> [The problem]: Scan the records that follow, and whenever a line has the word "length", copy it.

> [Provided data]:
• • •

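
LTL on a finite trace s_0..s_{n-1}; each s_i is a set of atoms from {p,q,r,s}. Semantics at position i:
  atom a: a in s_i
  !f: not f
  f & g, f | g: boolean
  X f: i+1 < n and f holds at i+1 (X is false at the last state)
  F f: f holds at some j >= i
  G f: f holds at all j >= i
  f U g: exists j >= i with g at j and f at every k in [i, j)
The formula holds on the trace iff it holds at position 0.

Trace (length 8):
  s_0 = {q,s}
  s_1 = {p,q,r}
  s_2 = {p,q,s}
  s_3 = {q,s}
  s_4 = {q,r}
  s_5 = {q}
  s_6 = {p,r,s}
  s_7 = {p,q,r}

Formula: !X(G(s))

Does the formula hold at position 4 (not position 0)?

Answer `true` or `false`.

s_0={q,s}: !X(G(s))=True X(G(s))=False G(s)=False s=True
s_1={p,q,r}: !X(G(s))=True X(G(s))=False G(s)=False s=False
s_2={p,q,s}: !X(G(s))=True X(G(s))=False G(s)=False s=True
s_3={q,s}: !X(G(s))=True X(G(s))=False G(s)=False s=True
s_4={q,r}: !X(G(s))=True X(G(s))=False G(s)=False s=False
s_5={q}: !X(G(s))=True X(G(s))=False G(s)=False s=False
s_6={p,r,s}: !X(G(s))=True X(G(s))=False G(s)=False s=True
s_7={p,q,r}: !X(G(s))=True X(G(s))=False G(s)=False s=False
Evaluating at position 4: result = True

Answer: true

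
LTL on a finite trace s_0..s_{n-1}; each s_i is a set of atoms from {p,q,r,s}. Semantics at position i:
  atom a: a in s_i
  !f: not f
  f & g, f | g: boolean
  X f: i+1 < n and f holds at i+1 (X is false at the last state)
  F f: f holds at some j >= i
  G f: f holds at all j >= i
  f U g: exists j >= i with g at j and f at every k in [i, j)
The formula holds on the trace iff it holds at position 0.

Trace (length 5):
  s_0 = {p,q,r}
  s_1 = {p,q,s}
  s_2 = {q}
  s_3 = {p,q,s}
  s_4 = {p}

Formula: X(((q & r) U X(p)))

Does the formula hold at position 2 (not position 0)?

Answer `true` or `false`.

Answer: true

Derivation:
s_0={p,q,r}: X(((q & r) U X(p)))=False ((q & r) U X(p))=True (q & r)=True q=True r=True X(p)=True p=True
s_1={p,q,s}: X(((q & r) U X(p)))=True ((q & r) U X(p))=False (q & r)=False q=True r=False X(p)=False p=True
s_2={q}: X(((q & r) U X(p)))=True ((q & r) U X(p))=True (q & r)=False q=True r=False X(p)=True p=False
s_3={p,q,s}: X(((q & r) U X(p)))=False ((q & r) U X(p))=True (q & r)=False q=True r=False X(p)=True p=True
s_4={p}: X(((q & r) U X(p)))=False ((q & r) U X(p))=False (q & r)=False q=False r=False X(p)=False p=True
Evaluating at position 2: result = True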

• • •

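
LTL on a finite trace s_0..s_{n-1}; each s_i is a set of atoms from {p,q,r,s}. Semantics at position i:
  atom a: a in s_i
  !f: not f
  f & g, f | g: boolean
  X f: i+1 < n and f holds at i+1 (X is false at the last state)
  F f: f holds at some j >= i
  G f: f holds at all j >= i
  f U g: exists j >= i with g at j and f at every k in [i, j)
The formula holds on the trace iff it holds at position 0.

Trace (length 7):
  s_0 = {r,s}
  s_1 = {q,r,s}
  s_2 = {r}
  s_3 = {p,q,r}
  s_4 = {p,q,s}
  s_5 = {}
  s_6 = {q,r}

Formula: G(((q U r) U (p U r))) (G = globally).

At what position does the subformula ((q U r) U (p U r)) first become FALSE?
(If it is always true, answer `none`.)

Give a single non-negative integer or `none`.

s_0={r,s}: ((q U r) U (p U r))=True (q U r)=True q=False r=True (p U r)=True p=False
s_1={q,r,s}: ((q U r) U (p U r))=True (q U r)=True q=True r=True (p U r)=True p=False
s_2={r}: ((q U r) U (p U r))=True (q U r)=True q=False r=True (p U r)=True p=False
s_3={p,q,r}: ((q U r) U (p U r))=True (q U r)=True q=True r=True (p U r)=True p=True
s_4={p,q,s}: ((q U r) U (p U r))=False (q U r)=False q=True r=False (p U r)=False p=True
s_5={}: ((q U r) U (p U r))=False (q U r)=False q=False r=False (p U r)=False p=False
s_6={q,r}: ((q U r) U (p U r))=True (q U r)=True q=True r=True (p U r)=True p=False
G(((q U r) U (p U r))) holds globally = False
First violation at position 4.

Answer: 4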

• • •

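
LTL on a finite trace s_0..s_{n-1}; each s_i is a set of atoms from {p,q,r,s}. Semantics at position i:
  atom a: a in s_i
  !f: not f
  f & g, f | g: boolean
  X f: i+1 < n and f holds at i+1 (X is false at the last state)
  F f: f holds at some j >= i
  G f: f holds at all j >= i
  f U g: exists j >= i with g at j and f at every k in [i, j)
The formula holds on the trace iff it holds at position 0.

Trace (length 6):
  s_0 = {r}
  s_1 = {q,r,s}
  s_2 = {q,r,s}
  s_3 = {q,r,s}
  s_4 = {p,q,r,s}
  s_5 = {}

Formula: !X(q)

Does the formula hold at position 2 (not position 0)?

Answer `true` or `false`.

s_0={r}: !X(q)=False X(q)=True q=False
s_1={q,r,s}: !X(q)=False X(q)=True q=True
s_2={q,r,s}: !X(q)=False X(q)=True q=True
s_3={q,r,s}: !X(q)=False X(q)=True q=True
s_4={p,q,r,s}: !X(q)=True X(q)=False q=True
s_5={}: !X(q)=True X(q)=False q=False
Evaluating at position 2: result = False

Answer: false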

• • •

> [Exercise solution]:
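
Trace (length 8):
Trace (length 5):
Trace (length 7):
Trace (length 6):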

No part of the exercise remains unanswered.